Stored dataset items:
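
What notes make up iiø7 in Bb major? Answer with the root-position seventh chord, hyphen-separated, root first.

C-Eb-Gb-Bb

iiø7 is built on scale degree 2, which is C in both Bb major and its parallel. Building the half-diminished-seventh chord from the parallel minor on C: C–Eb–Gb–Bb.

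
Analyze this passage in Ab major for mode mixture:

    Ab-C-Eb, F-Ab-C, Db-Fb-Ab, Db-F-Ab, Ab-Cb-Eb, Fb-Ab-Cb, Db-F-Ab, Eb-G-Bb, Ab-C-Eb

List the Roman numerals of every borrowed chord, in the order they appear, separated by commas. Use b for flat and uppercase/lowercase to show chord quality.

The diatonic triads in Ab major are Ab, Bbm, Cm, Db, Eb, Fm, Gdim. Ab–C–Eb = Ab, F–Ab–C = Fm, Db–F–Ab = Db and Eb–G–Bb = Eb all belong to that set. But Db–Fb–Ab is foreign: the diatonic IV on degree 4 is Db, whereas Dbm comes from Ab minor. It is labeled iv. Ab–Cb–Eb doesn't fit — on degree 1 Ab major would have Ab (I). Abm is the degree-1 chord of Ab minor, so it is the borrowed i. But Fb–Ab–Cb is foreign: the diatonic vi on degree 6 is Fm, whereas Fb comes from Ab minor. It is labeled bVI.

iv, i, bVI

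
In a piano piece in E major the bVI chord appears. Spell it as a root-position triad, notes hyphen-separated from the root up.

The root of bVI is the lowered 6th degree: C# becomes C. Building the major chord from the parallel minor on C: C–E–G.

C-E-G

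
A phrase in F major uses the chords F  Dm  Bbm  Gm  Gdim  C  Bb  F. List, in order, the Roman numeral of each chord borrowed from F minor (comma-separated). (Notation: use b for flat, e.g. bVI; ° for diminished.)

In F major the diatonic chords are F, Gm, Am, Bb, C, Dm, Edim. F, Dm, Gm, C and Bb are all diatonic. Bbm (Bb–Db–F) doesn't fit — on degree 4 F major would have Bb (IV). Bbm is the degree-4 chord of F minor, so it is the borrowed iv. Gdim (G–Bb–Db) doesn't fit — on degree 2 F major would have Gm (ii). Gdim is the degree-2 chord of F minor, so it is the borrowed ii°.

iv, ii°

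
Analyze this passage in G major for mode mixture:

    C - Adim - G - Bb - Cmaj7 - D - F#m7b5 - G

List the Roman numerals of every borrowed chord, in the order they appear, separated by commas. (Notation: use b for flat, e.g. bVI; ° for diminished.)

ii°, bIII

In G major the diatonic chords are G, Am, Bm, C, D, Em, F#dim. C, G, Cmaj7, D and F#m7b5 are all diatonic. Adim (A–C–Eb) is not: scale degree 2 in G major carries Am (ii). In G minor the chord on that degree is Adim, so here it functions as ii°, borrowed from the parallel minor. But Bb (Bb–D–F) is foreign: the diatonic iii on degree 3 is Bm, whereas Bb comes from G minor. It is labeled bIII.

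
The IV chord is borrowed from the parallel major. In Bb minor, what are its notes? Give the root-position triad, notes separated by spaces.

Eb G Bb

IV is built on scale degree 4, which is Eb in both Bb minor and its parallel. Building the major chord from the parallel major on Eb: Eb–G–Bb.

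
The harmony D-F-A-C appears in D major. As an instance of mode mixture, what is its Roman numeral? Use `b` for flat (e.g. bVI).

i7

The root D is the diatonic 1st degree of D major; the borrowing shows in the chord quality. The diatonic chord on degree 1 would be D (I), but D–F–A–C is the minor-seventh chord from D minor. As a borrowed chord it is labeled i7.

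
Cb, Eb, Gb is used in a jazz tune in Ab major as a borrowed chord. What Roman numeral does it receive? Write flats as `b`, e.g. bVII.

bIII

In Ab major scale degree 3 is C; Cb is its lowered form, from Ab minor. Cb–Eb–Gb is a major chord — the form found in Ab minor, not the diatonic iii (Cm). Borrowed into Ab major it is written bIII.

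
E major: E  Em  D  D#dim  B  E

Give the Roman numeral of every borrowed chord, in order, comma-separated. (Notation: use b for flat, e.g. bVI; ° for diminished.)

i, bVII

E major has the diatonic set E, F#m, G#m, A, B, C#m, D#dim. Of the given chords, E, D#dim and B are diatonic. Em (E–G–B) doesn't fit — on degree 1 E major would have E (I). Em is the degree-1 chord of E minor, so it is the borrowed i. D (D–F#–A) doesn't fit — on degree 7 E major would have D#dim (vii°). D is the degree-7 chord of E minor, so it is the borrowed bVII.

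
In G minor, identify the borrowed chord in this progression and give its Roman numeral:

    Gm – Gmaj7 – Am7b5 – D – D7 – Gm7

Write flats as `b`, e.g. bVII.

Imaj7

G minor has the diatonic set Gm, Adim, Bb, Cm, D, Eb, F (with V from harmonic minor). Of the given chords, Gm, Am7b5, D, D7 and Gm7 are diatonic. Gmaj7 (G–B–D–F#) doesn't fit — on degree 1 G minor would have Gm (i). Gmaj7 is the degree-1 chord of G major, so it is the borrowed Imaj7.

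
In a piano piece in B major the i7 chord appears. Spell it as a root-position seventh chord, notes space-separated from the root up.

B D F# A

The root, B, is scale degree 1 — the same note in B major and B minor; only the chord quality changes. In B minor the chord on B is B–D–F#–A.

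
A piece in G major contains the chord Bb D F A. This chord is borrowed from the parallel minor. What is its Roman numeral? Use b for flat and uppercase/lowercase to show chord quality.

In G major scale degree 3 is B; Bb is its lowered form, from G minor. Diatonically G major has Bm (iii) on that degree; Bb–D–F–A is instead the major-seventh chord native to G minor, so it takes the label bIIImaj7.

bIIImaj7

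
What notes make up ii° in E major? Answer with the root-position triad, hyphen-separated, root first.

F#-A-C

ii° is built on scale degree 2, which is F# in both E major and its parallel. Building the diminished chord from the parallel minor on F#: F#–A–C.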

## Task description
Reproduce the entries above exactly, every line included.

## Solved problem
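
What notes make up iiø7 in Bb major? Answer with the root-position seventh chord, hyphen-separated, root first.

C-Eb-Gb-Bb

iiø7 is built on scale degree 2, which is C in both Bb major and its parallel. Building the half-diminished-seventh chord from the parallel minor on C: C–Eb–Gb–Bb.

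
Analyze this passage in Ab major for mode mixture:

    Ab-C-Eb, F-Ab-C, Db-Fb-Ab, Db-F-Ab, Ab-Cb-Eb, Fb-Ab-Cb, Db-F-Ab, Eb-G-Bb, Ab-C-Eb

List the Roman numerals of every borrowed chord, in the order they appear, separated by commas. Use b for flat and uppercase/lowercase to show chord quality.

The diatonic triads in Ab major are Ab, Bbm, Cm, Db, Eb, Fm, Gdim. Ab–C–Eb = Ab, F–Ab–C = Fm, Db–F–Ab = Db and Eb–G–Bb = Eb all belong to that set. But Db–Fb–Ab is foreign: the diatonic IV on degree 4 is Db, whereas Dbm comes from Ab minor. It is labeled iv. Ab–Cb–Eb doesn't fit — on degree 1 Ab major would have Ab (I). Abm is the degree-1 chord of Ab minor, so it is the borrowed i. But Fb–Ab–Cb is foreign: the diatonic vi on degree 6 is Fm, whereas Fb comes from Ab minor. It is labeled bVI.

iv, i, bVI

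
In a piano piece in E major the bVI chord appears. Spell it as a root-position triad, notes hyphen-separated from the root up.

The root of bVI is the lowered 6th degree: C# becomes C. Building the major chord from the parallel minor on C: C–E–G.

C-E-G

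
A phrase in F major uses the chords F  Dm  Bbm  Gm  Gdim  C  Bb  F. List, in order, the Roman numeral of each chord borrowed from F minor (comma-separated). (Notation: use b for flat, e.g. bVI; ° for diminished.)

In F major the diatonic chords are F, Gm, Am, Bb, C, Dm, Edim. F, Dm, Gm, C and Bb are all diatonic. Bbm (Bb–Db–F) doesn't fit — on degree 4 F major would have Bb (IV). Bbm is the degree-4 chord of F minor, so it is the borrowed iv. Gdim (G–Bb–Db) doesn't fit — on degree 2 F major would have Gm (ii). Gdim is the degree-2 chord of F minor, so it is the borrowed ii°.

iv, ii°

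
Analyze this passage in G major for mode mixture:

    C - Adim - G - Bb - Cmaj7 - D - F#m7b5 - G

List the Roman numerals of every borrowed chord, in the order they appear, separated by commas. (Notation: use b for flat, e.g. bVI; ° for diminished.)

ii°, bIII

In G major the diatonic chords are G, Am, Bm, C, D, Em, F#dim. C, G, Cmaj7, D and F#m7b5 are all diatonic. Adim (A–C–Eb) is not: scale degree 2 in G major carries Am (ii). In G minor the chord on that degree is Adim, so here it functions as ii°, borrowed from the parallel minor. But Bb (Bb–D–F) is foreign: the diatonic iii on degree 3 is Bm, whereas Bb comes from G minor. It is labeled bIII.

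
The IV chord is borrowed from the parallel major. In Bb minor, what are its notes? Give the root-position triad, notes separated by spaces.

Eb G Bb

IV is built on scale degree 4, which is Eb in both Bb minor and its parallel. Building the major chord from the parallel major on Eb: Eb–G–Bb.

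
The harmony D-F-A-C appears in D major. As an instance of mode mixture, what is its Roman numeral? Use `b` for flat (e.g. bVI).

i7

The root D is the diatonic 1st degree of D major; the borrowing shows in the chord quality. The diatonic chord on degree 1 would be D (I), but D–F–A–C is the minor-seventh chord from D minor. As a borrowed chord it is labeled i7.

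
Cb, Eb, Gb is used in a jazz tune in Ab major as a borrowed chord. What Roman numeral does it receive? Write flats as `b`, e.g. bVII.

bIII

In Ab major scale degree 3 is C; Cb is its lowered form, from Ab minor. Cb–Eb–Gb is a major chord — the form found in Ab minor, not the diatonic iii (Cm). Borrowed into Ab major it is written bIII.

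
E major: E  Em  D  D#dim  B  E

Give the Roman numeral of every borrowed chord, in order, comma-separated. (Notation: use b for flat, e.g. bVI; ° for diminished.)

i, bVII

E major has the diatonic set E, F#m, G#m, A, B, C#m, D#dim. Of the given chords, E, D#dim and B are diatonic. Em (E–G–B) doesn't fit — on degree 1 E major would have E (I). Em is the degree-1 chord of E minor, so it is the borrowed i. D (D–F#–A) doesn't fit — on degree 7 E major would have D#dim (vii°). D is the degree-7 chord of E minor, so it is the borrowed bVII.

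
In G minor, identify the borrowed chord in this progression and give its Roman numeral:

    Gm – Gmaj7 – Am7b5 – D – D7 – Gm7

Write flats as `b`, e.g. bVII.

Imaj7

G minor has the diatonic set Gm, Adim, Bb, Cm, D, Eb, F (with V from harmonic minor). Of the given chords, Gm, Am7b5, D, D7 and Gm7 are diatonic. Gmaj7 (G–B–D–F#) doesn't fit — on degree 1 G minor would have Gm (i). Gmaj7 is the degree-1 chord of G major, so it is the borrowed Imaj7.

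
In a piano piece in B major the i7 chord appears. Spell it as a root-position seventh chord, notes space-separated from the root up.

B D F# A

The root, B, is scale degree 1 — the same note in B major and B minor; only the chord quality changes. In B minor the chord on B is B–D–F#–A.

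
A piece in G major contains the chord Bb D F A. This chord is borrowed from the parallel minor. What is its Roman numeral? Use b for flat and uppercase/lowercase to show chord quality.

In G major scale degree 3 is B; Bb is its lowered form, from G minor. Diatonically G major has Bm (iii) on that degree; Bb–D–F–A is instead the major-seventh chord native to G minor, so it takes the label bIIImaj7.

bIIImaj7

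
What notes make up ii° in E major? Answer with the root-position triad, hyphen-separated, root first.

F#-A-C

ii° is built on scale degree 2, which is F# in both E major and its parallel. Building the diminished chord from the parallel minor on F#: F#–A–C.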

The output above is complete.